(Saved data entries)

+++

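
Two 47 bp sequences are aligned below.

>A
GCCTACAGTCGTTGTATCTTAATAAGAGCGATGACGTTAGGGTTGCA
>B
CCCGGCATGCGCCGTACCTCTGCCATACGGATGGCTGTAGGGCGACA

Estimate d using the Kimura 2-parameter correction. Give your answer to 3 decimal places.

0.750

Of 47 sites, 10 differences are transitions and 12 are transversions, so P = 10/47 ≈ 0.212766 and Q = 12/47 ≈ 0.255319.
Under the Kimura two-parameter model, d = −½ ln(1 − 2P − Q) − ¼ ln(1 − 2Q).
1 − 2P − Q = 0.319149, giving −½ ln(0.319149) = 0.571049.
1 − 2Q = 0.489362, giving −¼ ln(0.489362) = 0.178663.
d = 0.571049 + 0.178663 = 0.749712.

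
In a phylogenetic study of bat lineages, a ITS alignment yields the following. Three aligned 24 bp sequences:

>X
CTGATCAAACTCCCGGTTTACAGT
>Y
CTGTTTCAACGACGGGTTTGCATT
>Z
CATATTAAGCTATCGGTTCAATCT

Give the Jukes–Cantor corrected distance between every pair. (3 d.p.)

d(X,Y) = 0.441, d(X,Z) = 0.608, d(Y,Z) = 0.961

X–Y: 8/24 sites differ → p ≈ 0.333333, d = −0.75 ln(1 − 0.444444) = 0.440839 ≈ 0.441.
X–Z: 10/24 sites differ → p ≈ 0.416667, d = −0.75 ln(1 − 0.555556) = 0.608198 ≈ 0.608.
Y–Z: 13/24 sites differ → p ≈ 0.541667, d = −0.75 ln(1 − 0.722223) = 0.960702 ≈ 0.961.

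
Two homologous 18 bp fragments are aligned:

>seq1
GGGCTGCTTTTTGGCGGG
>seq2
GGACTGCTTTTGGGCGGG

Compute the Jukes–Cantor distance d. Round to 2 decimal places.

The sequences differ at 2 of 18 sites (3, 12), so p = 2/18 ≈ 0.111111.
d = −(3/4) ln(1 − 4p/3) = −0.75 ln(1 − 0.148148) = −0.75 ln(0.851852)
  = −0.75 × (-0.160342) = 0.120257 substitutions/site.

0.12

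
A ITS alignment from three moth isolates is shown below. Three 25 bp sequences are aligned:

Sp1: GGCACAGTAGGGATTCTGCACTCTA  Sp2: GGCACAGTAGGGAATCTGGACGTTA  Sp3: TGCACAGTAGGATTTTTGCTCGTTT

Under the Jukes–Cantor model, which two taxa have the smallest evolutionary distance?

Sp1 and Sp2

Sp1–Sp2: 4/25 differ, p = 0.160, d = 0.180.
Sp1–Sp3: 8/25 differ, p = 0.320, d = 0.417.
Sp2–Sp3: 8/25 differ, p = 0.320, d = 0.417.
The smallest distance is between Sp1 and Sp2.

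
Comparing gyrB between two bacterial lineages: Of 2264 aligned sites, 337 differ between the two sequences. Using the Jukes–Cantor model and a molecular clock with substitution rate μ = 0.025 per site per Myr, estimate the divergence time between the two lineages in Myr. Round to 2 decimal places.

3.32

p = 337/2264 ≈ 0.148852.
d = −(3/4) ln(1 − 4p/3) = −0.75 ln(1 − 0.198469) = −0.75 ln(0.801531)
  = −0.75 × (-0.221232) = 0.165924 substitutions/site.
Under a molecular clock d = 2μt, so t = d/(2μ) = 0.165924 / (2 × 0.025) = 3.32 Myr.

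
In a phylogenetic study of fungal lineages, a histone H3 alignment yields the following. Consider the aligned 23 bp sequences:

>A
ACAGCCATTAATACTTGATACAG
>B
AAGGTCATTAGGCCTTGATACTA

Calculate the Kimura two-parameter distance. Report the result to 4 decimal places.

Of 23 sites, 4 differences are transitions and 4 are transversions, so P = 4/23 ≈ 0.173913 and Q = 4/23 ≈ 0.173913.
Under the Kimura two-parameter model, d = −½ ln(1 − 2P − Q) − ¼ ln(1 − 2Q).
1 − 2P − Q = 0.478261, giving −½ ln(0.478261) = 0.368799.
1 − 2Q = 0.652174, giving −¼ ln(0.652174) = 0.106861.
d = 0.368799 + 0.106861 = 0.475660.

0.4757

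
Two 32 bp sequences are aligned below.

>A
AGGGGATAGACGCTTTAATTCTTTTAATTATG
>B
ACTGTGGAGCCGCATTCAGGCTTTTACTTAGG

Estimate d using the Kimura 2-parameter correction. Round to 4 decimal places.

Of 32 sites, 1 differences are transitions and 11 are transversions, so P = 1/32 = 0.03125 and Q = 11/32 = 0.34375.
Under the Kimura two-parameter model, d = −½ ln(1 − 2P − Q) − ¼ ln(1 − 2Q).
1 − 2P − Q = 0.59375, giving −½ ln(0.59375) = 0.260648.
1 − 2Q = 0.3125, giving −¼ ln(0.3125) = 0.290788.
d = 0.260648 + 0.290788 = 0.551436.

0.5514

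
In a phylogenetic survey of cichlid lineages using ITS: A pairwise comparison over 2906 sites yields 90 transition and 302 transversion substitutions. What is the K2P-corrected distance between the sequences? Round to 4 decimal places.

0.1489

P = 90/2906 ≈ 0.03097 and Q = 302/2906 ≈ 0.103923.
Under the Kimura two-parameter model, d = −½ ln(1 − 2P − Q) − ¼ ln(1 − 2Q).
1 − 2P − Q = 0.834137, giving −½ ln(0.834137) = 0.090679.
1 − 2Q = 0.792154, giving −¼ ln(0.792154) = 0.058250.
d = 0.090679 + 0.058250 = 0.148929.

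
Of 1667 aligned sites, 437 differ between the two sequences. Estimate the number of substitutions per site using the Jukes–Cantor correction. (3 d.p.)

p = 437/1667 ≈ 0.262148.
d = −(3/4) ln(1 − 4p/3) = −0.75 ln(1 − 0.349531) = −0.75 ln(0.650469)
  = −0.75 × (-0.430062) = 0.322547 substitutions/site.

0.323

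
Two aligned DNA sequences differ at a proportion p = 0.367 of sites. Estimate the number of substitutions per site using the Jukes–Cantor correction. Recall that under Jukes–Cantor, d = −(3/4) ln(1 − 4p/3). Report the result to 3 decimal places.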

+++

▶ **Instructions to follow**: Print the lines above from the one with "GGGCTGCTTTTTGGCGGG" through the one with "ACTGTGGAGCCGCATTCAGGCTTTTACTTAGG", both included, exactly as written and nothing more.

▶ **Written answer**:
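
GGGCTGCTTTTTGGCGGG
>seq2
GGACTGCTTTTGGGCGGG

Compute the Jukes–Cantor distance d. Round to 2 decimal places.

The sequences differ at 2 of 18 sites (3, 12), so p = 2/18 ≈ 0.111111.
d = −(3/4) ln(1 − 4p/3) = −0.75 ln(1 − 0.148148) = −0.75 ln(0.851852)
  = −0.75 × (-0.160342) = 0.120257 substitutions/site.

0.12

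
A ITS alignment from three moth isolates is shown below. Three 25 bp sequences are aligned:

Sp1: GGCACAGTAGGGATTCTGCACTCTA  Sp2: GGCACAGTAGGGAATCTGGACGTTA  Sp3: TGCACAGTAGGATTTTTGCTCGTTT

Under the Jukes–Cantor model, which two taxa have the smallest evolutionary distance?

Sp1 and Sp2

Sp1–Sp2: 4/25 differ, p = 0.160, d = 0.180.
Sp1–Sp3: 8/25 differ, p = 0.320, d = 0.417.
Sp2–Sp3: 8/25 differ, p = 0.320, d = 0.417.
The smallest distance is between Sp1 and Sp2.

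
Comparing gyrB between two bacterial lineages: Of 2264 aligned sites, 337 differ between the two sequences. Using the Jukes–Cantor model and a molecular clock with substitution rate μ = 0.025 per site per Myr, estimate the divergence time between the two lineages in Myr. Round to 2 decimal places.

3.32

p = 337/2264 ≈ 0.148852.
d = −(3/4) ln(1 − 4p/3) = −0.75 ln(1 − 0.198469) = −0.75 ln(0.801531)
  = −0.75 × (-0.221232) = 0.165924 substitutions/site.
Under a molecular clock d = 2μt, so t = d/(2μ) = 0.165924 / (2 × 0.025) = 3.32 Myr.

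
In a phylogenetic study of fungal lineages, a histone H3 alignment yields the following. Consider the aligned 23 bp sequences:

>A
ACAGCCATTAATACTTGATACAG
>B
AAGGTCATTAGGCCTTGATACTA

Calculate the Kimura two-parameter distance. Report the result to 4 decimal places.

Of 23 sites, 4 differences are transitions and 4 are transversions, so P = 4/23 ≈ 0.173913 and Q = 4/23 ≈ 0.173913.
Under the Kimura two-parameter model, d = −½ ln(1 − 2P − Q) − ¼ ln(1 − 2Q).
1 − 2P − Q = 0.478261, giving −½ ln(0.478261) = 0.368799.
1 − 2Q = 0.652174, giving −¼ ln(0.652174) = 0.106861.
d = 0.368799 + 0.106861 = 0.475660.

0.4757

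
Two 32 bp sequences are aligned below.

>A
AGGGGATAGACGCTTTAATTCTTTTAATTATG
>B
ACTGTGGAGCCGCATTCAGGCTTTTACTTAGG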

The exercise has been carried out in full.